**Source material**
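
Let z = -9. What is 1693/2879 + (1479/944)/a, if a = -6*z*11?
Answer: 317861363/538119648 ≈ 0.59069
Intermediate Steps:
a = 594 (a = -6*(-9)*11 = 54*11 = 594)
1693/2879 + (1479/944)/a = 1693/2879 + (1479/944)/594 = 1693*(1/2879) + (1479*(1/944))*(1/594) = 1693/2879 + (1479/944)*(1/594) = 1693/2879 + 493/186912 = 317861363/538119648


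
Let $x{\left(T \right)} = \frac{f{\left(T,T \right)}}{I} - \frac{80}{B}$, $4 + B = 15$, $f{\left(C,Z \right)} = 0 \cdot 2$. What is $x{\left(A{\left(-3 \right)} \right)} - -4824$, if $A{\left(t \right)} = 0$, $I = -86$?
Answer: $\frac{52984}{11} \approx 4816.7$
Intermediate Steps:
$f{\left(C,Z \right)} = 0$
$B = 11$ ($B = -4 + 15 = 11$)
$x{\left(T \right)} = - \frac{80}{11}$ ($x{\left(T \right)} = \frac{0}{-86} - \frac{80}{11} = 0 \left(- \frac{1}{86}\right) - \frac{80}{11} = 0 - \frac{80}{11} = - \frac{80}{11}$)
$x{\left(A{\left(-3 \right)} \right)} - -4824 = - \frac{80}{11} - -4824 = - \frac{80}{11} + 4824 = \frac{52984}{11}$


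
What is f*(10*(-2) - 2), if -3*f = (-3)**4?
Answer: 594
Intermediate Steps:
f = -27 (f = -1/3*(-3)**4 = -1/3*81 = -27)
f*(10*(-2) - 2) = -27*(10*(-2) - 2) = -27*(-20 - 2) = -27*(-22) = 594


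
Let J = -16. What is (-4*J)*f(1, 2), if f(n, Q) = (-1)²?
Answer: 64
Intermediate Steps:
f(n, Q) = 1
(-4*J)*f(1, 2) = -4*(-16)*1 = 64*1 = 64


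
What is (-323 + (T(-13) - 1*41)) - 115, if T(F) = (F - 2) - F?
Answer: -481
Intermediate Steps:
T(F) = -2 (T(F) = (-2 + F) - F = -2)
(-323 + (T(-13) - 1*41)) - 115 = (-323 + (-2 - 1*41)) - 115 = (-323 + (-2 - 41)) - 115 = (-323 - 43) - 115 = -366 - 115 = -481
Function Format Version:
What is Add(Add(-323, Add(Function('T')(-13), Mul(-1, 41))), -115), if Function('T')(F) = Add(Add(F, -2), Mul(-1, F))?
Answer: -481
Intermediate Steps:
Function('T')(F) = -2 (Function('T')(F) = Add(Add(-2, F), Mul(-1, F)) = -2)
Add(Add(-323, Add(Function('T')(-13), Mul(-1, 41))), -115) = Add(Add(-323, Add(-2, Mul(-1, 41))), -115) = Add(Add(-323, Add(-2, -41)), -115) = Add(Add(-323, -43), -115) = Add(-366, -115) = -481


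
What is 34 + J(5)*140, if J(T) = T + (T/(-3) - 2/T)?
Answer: 1334/3 ≈ 444.67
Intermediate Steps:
J(T) = -2/T + 2*T/3 (J(T) = T + (T*(-⅓) - 2/T) = T + (-T/3 - 2/T) = T + (-2/T - T/3) = -2/T + 2*T/3)
34 + J(5)*140 = 34 + (-2/5 + (⅔)*5)*140 = 34 + (-2*⅕ + 10/3)*140 = 34 + (-⅖ + 10/3)*140 = 34 + (44/15)*140 = 34 + 1232/3 = 1334/3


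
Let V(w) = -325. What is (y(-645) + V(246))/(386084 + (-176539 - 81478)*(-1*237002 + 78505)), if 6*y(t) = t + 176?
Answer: -2419/245371839198 ≈ -9.8585e-9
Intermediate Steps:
y(t) = 88/3 + t/6 (y(t) = (t + 176)/6 = (176 + t)/6 = 88/3 + t/6)
(y(-645) + V(246))/(386084 + (-176539 - 81478)*(-1*237002 + 78505)) = ((88/3 + (⅙)*(-645)) - 325)/(386084 + (-176539 - 81478)*(-1*237002 + 78505)) = ((88/3 - 215/2) - 325)/(386084 - 258017*(-237002 + 78505)) = (-469/6 - 325)/(386084 - 258017*(-158497)) = -2419/(6*(386084 + 40894920449)) = -2419/6/40895306533 = -2419/6*1/40895306533 = -2419/245371839198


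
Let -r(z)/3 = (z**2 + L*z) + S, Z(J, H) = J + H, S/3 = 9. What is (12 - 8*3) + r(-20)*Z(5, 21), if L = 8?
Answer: -20838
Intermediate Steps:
S = 27 (S = 3*9 = 27)
Z(J, H) = H + J
r(z) = -81 - 24*z - 3*z**2 (r(z) = -3*((z**2 + 8*z) + 27) = -3*(27 + z**2 + 8*z) = -81 - 24*z - 3*z**2)
(12 - 8*3) + r(-20)*Z(5, 21) = (12 - 8*3) + (-81 - 24*(-20) - 3*(-20)**2)*(21 + 5) = (12 - 24) + (-81 + 480 - 3*400)*26 = -12 + (-81 + 480 - 1200)*26 = -12 - 801*26 = -12 - 20826 = -20838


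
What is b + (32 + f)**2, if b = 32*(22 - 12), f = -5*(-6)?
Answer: 4164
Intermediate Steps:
f = 30
b = 320 (b = 32*10 = 320)
b + (32 + f)**2 = 320 + (32 + 30)**2 = 320 + 62**2 = 320 + 3844 = 4164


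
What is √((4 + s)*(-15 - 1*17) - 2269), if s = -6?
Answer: 21*I*√5 ≈ 46.957*I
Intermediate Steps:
√((4 + s)*(-15 - 1*17) - 2269) = √((4 - 6)*(-15 - 1*17) - 2269) = √(-2*(-15 - 17) - 2269) = √(-2*(-32) - 2269) = √(64 - 2269) = √(-2205) = 21*I*√5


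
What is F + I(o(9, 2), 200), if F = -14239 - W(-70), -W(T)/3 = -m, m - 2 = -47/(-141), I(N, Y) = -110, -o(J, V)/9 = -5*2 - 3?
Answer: -14356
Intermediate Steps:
o(J, V) = 117 (o(J, V) = -9*(-5*2 - 3) = -9*(-10 - 3) = -9*(-13) = 117)
m = 7/3 (m = 2 - 47/(-141) = 2 - 47*(-1/141) = 2 + ⅓ = 7/3 ≈ 2.3333)
W(T) = 7 (W(T) = -(-3)*7/3 = -3*(-7/3) = 7)
F = -14246 (F = -14239 - 1*7 = -14239 - 7 = -14246)
F + I(o(9, 2), 200) = -14246 - 110 = -14356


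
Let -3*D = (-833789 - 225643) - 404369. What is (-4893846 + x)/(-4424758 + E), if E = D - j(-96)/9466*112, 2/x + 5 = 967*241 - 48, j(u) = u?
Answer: 8095110841568739/6512060278828757 ≈ 1.2431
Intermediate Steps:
D = 1463801/3 (D = -((-833789 - 225643) - 404369)/3 = -(-1059432 - 404369)/3 = -⅓*(-1463801) = 1463801/3 ≈ 4.8793e+5)
x = 1/116497 (x = 2/(-5 + (967*241 - 48)) = 2/(-5 + (233047 - 48)) = 2/(-5 + 232999) = 2/232994 = 2*(1/232994) = 1/116497 ≈ 8.5839e-6)
E = 6928186261/14199 (E = 1463801/3 - (-96/9466)*112 = 1463801/3 - (-96*1/9466)*112 = 1463801/3 - (-48)*112/4733 = 1463801/3 - 1*(-5376/4733) = 1463801/3 + 5376/4733 = 6928186261/14199 ≈ 4.8794e+5)
(-4893846 + x)/(-4424758 + E) = (-4893846 + 1/116497)/(-4424758 + 6928186261/14199) = -570118377461/(116497*(-55898952581/14199)) = -570118377461/116497*(-14199/55898952581) = 8095110841568739/6512060278828757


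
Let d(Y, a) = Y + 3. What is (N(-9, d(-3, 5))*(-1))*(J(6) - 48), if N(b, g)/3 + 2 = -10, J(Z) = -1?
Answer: -1764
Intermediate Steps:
d(Y, a) = 3 + Y
N(b, g) = -36 (N(b, g) = -6 + 3*(-10) = -6 - 30 = -36)
(N(-9, d(-3, 5))*(-1))*(J(6) - 48) = (-36*(-1))*(-1 - 48) = 36*(-49) = -1764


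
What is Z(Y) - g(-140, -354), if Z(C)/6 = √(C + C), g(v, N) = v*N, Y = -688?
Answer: -49560 + 24*I*√86 ≈ -49560.0 + 222.57*I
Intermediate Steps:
g(v, N) = N*v
Z(C) = 6*√2*√C (Z(C) = 6*√(C + C) = 6*√(2*C) = 6*(√2*√C) = 6*√2*√C)
Z(Y) - g(-140, -354) = 6*√2*√(-688) - (-354)*(-140) = 6*√2*(4*I*√43) - 1*49560 = 24*I*√86 - 49560 = -49560 + 24*I*√86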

**What you need to do**
The stopping point is the line containing "Answer: 317861363/538119648 ≈ 0.59069". Reproduce exactly every line of the material from the first through that one.

**Problem solution**
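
Let z = -9. What is 1693/2879 + (1479/944)/a, if a = -6*z*11?
Answer: 317861363/538119648 ≈ 0.59069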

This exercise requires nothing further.